[[ Supplied entries open ]]
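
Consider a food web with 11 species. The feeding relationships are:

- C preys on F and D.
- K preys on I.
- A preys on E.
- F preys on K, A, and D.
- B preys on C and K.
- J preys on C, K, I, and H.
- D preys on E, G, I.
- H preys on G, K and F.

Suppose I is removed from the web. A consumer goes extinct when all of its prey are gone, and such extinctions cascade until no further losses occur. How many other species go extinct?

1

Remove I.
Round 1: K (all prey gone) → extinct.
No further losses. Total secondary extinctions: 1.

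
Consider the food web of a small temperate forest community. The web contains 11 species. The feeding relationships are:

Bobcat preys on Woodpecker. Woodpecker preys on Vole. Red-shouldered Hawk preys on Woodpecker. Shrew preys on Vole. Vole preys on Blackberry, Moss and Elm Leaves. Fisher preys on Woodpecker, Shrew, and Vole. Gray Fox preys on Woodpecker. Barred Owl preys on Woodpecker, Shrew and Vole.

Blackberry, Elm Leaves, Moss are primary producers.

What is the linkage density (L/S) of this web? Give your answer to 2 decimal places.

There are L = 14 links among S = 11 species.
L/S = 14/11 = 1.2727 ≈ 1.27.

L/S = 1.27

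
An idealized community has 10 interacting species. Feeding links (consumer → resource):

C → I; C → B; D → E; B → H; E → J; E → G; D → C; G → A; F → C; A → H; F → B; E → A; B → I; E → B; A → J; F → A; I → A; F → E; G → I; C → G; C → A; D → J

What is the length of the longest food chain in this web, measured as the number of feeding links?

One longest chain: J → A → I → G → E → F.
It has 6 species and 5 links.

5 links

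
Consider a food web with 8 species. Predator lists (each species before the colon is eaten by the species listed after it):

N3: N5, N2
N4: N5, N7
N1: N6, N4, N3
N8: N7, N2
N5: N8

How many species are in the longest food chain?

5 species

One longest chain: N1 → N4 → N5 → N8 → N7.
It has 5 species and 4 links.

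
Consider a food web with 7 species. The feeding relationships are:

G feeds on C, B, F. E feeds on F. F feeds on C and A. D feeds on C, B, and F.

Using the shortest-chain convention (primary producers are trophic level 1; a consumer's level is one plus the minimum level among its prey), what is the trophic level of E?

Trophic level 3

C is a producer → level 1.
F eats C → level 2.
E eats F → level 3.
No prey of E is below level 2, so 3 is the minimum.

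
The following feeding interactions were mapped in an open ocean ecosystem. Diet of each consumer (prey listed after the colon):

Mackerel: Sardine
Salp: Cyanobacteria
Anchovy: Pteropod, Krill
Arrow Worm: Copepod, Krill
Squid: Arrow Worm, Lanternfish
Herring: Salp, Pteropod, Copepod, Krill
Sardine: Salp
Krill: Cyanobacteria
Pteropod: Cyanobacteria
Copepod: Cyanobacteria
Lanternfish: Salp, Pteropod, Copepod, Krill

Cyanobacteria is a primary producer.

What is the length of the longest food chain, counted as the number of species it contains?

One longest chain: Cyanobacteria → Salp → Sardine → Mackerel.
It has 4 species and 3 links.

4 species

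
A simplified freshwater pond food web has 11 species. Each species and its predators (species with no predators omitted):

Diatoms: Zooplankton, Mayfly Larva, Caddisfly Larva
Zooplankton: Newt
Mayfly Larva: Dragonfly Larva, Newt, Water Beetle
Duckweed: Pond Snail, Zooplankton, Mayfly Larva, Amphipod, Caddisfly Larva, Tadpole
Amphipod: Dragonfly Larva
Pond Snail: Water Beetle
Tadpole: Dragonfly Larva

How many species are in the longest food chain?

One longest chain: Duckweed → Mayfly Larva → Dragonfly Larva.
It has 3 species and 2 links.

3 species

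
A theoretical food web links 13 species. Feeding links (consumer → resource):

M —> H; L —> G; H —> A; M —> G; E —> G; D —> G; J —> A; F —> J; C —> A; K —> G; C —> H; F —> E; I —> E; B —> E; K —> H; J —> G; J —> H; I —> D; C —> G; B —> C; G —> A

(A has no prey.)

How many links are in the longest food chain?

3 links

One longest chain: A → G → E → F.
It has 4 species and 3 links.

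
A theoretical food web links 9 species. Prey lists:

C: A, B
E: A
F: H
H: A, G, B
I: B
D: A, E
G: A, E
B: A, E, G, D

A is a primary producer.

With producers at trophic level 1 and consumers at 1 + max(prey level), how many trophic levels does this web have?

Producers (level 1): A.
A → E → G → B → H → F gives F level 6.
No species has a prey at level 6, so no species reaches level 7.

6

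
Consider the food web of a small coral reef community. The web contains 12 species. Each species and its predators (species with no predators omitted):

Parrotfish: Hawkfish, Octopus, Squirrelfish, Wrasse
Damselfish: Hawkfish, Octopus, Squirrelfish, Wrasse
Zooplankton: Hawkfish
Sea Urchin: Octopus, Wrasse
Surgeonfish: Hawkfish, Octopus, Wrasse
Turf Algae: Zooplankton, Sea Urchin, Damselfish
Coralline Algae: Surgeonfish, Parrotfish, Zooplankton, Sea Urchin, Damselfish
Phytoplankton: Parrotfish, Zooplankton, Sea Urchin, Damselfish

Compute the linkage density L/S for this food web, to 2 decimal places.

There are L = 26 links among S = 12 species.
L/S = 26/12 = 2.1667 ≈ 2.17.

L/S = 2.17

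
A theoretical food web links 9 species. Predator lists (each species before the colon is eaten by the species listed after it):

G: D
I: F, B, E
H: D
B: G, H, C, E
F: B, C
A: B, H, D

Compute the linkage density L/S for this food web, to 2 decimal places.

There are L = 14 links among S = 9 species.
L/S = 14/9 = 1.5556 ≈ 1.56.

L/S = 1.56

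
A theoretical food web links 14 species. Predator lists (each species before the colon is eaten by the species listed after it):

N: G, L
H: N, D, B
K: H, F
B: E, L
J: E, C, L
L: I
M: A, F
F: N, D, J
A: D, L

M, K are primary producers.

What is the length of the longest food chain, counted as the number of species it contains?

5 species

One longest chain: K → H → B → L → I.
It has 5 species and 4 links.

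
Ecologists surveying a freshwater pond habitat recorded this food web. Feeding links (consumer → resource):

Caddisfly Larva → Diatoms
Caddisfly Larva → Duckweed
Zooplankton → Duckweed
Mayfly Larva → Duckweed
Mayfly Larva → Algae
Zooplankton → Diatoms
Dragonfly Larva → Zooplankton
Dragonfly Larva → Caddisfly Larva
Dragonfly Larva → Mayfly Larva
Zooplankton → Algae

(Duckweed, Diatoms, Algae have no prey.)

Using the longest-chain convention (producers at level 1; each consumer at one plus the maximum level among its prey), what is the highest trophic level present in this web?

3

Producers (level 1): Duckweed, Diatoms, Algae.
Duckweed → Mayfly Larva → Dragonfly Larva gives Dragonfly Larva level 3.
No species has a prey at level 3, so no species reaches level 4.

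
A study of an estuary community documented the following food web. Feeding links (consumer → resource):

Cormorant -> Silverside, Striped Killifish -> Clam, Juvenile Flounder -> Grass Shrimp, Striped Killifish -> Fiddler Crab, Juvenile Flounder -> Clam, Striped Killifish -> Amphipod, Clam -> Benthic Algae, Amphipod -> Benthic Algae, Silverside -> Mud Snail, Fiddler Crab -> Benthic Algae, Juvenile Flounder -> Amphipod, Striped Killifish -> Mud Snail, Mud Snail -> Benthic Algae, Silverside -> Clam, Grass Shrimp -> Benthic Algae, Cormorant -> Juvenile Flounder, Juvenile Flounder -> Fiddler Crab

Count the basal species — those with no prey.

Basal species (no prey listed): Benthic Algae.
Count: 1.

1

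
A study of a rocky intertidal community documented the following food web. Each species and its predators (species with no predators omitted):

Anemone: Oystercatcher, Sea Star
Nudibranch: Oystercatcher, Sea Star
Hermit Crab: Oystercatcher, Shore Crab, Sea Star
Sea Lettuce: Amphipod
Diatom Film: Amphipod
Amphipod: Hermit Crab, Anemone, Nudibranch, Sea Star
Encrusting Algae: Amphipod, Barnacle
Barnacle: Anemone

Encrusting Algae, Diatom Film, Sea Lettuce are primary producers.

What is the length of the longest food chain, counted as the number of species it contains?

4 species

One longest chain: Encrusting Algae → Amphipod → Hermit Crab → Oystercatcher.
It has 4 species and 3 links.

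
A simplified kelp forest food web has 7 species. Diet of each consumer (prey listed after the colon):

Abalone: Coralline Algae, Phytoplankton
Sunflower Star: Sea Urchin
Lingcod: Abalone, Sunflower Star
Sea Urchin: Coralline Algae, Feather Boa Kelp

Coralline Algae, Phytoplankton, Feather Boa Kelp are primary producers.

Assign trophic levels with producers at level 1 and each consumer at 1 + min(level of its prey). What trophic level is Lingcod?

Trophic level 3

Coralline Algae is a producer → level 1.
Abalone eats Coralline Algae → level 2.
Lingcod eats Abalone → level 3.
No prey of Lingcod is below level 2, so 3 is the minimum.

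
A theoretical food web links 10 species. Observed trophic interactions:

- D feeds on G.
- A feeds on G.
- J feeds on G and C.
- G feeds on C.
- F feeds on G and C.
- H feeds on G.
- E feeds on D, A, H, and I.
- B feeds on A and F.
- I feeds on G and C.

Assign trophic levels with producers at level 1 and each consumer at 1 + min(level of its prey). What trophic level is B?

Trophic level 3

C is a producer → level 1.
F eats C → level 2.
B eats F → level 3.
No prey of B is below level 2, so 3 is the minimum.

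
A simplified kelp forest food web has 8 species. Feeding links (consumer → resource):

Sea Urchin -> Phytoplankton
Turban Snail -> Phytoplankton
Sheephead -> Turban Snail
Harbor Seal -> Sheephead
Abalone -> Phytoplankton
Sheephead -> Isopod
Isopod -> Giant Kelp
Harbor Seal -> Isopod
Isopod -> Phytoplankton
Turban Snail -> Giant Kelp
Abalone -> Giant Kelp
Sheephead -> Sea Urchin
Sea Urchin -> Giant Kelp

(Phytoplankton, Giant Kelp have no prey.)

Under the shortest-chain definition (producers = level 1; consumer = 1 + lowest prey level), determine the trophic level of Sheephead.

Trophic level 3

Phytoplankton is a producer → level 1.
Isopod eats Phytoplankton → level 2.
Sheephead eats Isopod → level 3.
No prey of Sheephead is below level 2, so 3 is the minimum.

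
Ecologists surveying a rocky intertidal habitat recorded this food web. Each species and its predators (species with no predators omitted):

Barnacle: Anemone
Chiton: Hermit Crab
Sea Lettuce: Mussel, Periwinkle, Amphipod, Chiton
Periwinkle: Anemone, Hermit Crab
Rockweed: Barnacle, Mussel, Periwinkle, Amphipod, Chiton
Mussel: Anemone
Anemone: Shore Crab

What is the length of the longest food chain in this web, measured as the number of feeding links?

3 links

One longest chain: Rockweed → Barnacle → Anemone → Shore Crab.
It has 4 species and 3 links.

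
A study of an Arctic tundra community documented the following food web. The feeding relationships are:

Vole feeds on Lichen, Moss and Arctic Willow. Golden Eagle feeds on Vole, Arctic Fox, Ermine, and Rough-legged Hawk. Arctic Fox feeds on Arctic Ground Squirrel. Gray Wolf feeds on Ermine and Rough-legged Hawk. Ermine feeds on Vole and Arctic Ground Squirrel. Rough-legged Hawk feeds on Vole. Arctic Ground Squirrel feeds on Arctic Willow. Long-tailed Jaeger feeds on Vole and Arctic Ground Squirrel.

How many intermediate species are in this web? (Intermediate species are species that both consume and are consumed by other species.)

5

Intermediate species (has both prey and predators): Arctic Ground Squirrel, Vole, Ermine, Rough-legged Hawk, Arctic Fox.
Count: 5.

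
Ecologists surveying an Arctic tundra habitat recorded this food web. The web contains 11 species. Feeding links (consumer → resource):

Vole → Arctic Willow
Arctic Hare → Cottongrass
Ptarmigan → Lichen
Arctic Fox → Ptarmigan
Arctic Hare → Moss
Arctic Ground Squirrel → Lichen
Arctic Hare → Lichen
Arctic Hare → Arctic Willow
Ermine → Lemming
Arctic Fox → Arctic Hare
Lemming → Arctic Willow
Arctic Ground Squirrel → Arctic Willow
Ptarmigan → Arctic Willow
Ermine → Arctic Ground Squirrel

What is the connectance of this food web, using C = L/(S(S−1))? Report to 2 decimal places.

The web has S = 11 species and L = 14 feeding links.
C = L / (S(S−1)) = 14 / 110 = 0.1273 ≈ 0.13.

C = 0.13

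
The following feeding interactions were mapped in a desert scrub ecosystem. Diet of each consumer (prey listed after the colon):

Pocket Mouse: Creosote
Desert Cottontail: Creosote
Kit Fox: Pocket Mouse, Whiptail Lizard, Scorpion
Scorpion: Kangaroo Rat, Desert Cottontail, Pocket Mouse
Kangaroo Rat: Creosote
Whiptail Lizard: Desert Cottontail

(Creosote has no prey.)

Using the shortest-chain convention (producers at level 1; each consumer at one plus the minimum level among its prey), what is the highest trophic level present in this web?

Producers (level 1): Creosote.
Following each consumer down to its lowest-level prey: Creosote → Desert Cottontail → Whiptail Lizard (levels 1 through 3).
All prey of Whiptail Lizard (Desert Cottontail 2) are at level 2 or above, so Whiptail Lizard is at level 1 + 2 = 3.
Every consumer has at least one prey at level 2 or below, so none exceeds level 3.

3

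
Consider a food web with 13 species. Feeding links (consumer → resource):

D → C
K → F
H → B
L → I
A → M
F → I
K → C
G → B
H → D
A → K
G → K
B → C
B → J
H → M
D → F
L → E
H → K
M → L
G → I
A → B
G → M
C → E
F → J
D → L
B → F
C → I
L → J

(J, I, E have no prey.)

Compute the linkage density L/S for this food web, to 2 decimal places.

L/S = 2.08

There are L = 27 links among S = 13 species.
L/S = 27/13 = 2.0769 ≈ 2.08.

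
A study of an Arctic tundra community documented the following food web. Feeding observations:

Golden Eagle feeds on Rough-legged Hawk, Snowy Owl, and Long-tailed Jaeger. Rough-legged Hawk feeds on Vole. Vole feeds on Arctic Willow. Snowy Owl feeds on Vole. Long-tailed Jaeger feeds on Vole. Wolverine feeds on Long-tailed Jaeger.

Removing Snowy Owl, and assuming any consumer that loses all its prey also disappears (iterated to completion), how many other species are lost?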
[[ Supplied entries closed ]]
▶ Description of the task: Within the entries above, how many lines contain the word "habitat"? State the number only.

▶ Answer box: 3